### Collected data

----------------

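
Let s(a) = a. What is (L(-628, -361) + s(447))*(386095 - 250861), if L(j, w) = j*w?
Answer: 30719079270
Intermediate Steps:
(L(-628, -361) + s(447))*(386095 - 250861) = (-628*(-361) + 447)*(386095 - 250861) = (226708 + 447)*135234 = 227155*135234 = 30719079270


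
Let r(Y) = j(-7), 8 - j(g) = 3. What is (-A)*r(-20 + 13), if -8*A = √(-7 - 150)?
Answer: 5*I*√157/8 ≈ 7.8312*I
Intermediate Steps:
j(g) = 5 (j(g) = 8 - 1*3 = 8 - 3 = 5)
A = -I*√157/8 (A = -√(-7 - 150)/8 = -I*√157/8 ≈ -1.5662*I)
r(Y) = 5
(-A)*r(-20 + 13) = -(-1)*I*√157/8*5 = (I*√157/8)*5 = 5*I*√157/8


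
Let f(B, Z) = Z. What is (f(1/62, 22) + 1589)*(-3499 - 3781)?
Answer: -11728080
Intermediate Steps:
(f(1/62, 22) + 1589)*(-3499 - 3781) = (22 + 1589)*(-3499 - 3781) = 1611*(-7280) = -11728080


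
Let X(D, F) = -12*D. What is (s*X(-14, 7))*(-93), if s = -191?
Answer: 2984184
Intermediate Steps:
(s*X(-14, 7))*(-93) = -(-2292)*(-14)*(-93) = -191*168*(-93) = -32088*(-93) = 2984184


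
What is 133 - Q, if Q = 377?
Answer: -244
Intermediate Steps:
133 - Q = 133 - 1*377 = 133 - 377 = -244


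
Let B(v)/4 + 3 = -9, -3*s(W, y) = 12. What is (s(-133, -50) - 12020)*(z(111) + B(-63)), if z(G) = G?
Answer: -757512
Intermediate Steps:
s(W, y) = -4 (s(W, y) = -⅓*12 = -4)
B(v) = -48 (B(v) = -12 + 4*(-9) = -12 - 36 = -48)
(s(-133, -50) - 12020)*(z(111) + B(-63)) = (-4 - 12020)*(111 - 48) = -12024*63 = -757512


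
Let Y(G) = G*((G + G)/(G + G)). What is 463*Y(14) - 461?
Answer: 6021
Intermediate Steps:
Y(G) = G (Y(G) = G*((2*G)/((2*G))) = G*((2*G)*(1/(2*G))) = G*1 = G)
463*Y(14) - 461 = 463*14 - 461 = 6482 - 461 = 6021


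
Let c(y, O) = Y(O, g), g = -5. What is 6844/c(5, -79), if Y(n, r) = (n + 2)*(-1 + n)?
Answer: 1711/1540 ≈ 1.1110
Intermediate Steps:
Y(n, r) = (-1 + n)*(2 + n) (Y(n, r) = (2 + n)*(-1 + n) = (-1 + n)*(2 + n))
c(y, O) = -2 + O + O²
6844/c(5, -79) = 6844/(-2 - 79 + (-79)²) = 6844/(-2 - 79 + 6241) = 6844/6160 = 6844*(1/6160) = 1711/1540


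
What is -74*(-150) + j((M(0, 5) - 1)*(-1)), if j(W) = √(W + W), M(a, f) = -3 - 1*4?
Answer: 11104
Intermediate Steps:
M(a, f) = -7 (M(a, f) = -3 - 4 = -7)
j(W) = √2*√W (j(W) = √(2*W) = √2*√W)
-74*(-150) + j((M(0, 5) - 1)*(-1)) = -74*(-150) + √2*√((-7 - 1)*(-1)) = 11100 + √2*√(-8*(-1)) = 11100 + √2*√8 = 11100 + √2*(2*√2) = 11100 + 4 = 11104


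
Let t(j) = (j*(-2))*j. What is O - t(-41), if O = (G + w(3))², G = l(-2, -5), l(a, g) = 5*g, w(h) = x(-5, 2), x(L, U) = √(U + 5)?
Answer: 3994 - 50*√7 ≈ 3861.7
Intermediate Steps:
t(j) = -2*j² (t(j) = (-2*j)*j = -2*j²)
x(L, U) = √(5 + U)
w(h) = √7 (w(h) = √(5 + 2) = √7)
G = -25 (G = 5*(-5) = -25)
O = (-25 + √7)² ≈ 499.71
O - t(-41) = (25 - √7)² - (-2)*(-41)² = (25 - √7)² - (-2)*1681 = (25 - √7)² - 1*(-3362) = (25 - √7)² + 3362 = 3362 + (25 - √7)²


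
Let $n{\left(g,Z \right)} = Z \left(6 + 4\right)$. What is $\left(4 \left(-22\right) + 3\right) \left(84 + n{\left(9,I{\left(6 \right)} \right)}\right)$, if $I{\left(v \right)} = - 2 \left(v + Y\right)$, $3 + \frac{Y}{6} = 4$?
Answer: $13260$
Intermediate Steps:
$Y = 6$ ($Y = -18 + 6 \cdot 4 = -18 + 24 = 6$)
$I{\left(v \right)} = -12 - 2 v$ ($I{\left(v \right)} = - 2 \left(v + 6\right) = - 2 \left(6 + v\right) = -12 - 2 v$)
$n{\left(g,Z \right)} = 10 Z$ ($n{\left(g,Z \right)} = Z 10 = 10 Z$)
$\left(4 \left(-22\right) + 3\right) \left(84 + n{\left(9,I{\left(6 \right)} \right)}\right) = \left(4 \left(-22\right) + 3\right) \left(84 + 10 \left(-12 - 12\right)\right) = \left(-88 + 3\right) \left(84 + 10 \left(-12 - 12\right)\right) = - 85 \left(84 + 10 \left(-24\right)\right) = - 85 \left(84 - 240\right) = \left(-85\right) \left(-156\right) = 13260$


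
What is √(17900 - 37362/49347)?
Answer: 71*√960720294/16449 ≈ 133.79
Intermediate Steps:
√(17900 - 37362/49347) = √(17900 - 37362*1/49347) = √(17900 - 12454/16449) = √(294424646/16449) = 71*√960720294/16449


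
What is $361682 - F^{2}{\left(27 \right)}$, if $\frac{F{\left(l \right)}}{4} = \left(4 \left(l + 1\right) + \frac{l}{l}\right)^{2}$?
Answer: $-2608396094$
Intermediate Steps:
$F{\left(l \right)} = 4 \left(5 + 4 l\right)^{2}$ ($F{\left(l \right)} = 4 \left(4 \left(l + 1\right) + \frac{l}{l}\right)^{2} = 4 \left(4 \left(1 + l\right) + 1\right)^{2} = 4 \left(\left(4 + 4 l\right) + 1\right)^{2} = 4 \left(5 + 4 l\right)^{2}$)
$361682 - F^{2}{\left(27 \right)} = 361682 - \left(4 \left(5 + 4 \cdot 27\right)^{2}\right)^{2} = 361682 - \left(4 \left(5 + 108\right)^{2}\right)^{2} = 361682 - \left(4 \cdot 113^{2}\right)^{2} = 361682 - \left(4 \cdot 12769\right)^{2} = 361682 - 51076^{2} = 361682 - 2608757776 = -2608396094$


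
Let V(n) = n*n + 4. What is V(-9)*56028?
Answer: 4762380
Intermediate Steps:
V(n) = 4 + n² (V(n) = n² + 4 = 4 + n²)
V(-9)*56028 = (4 + (-9)²)*56028 = (4 + 81)*56028 = 85*56028 = 4762380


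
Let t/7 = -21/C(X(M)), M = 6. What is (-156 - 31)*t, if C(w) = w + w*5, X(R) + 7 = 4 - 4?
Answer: -1309/2 ≈ -654.50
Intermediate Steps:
X(R) = -7 (X(R) = -7 + (4 - 4) = -7 + 0 = -7)
C(w) = 6*w (C(w) = w + 5*w = 6*w)
t = 7/2 (t = 7*(-21/(6*(-7))) = 7*(-21/(-42)) = 7*(-21*(-1/42)) = 7*(½) = 7/2 ≈ 3.5000)
(-156 - 31)*t = (-156 - 31)*(7/2) = -187*7/2 = -1309/2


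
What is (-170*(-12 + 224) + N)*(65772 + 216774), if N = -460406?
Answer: -140268831516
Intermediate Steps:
(-170*(-12 + 224) + N)*(65772 + 216774) = (-170*(-12 + 224) - 460406)*(65772 + 216774) = (-170*212 - 460406)*282546 = (-36040 - 460406)*282546 = -496446*282546 = -140268831516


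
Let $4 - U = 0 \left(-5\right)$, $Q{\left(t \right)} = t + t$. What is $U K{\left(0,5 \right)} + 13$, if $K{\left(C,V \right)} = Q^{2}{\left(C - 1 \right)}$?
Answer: $29$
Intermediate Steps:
$Q{\left(t \right)} = 2 t$
$U = 4$ ($U = 4 - 0 \left(-5\right) = 4 - 0 = 4 + 0 = 4$)
$K{\left(C,V \right)} = \left(-2 + 2 C\right)^{2}$ ($K{\left(C,V \right)} = \left(2 \left(C - 1\right)\right)^{2} = \left(2 \left(-1 + C\right)\right)^{2} = \left(-2 + 2 C\right)^{2}$)
$U K{\left(0,5 \right)} + 13 = 4 \cdot 4 \left(-1 + 0\right)^{2} + 13 = 4 \cdot 4 \left(-1\right)^{2} + 13 = 4 \cdot 4 \cdot 1 + 13 = 4 \cdot 4 + 13 = 16 + 13 = 29$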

----------------

### About this exercise
The answer is the run of lines above from the line containing "Answer: 2984184" through the line containing "Answer: -757512", copied exactly and alone.

### Your response
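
Answer: 2984184
Intermediate Steps:
(s*X(-14, 7))*(-93) = -(-2292)*(-14)*(-93) = -191*168*(-93) = -32088*(-93) = 2984184


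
What is 133 - Q, if Q = 377?
Answer: -244
Intermediate Steps:
133 - Q = 133 - 1*377 = 133 - 377 = -244


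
Let B(v)/4 + 3 = -9, -3*s(W, y) = 12. What is (s(-133, -50) - 12020)*(z(111) + B(-63)), if z(G) = G?
Answer: -757512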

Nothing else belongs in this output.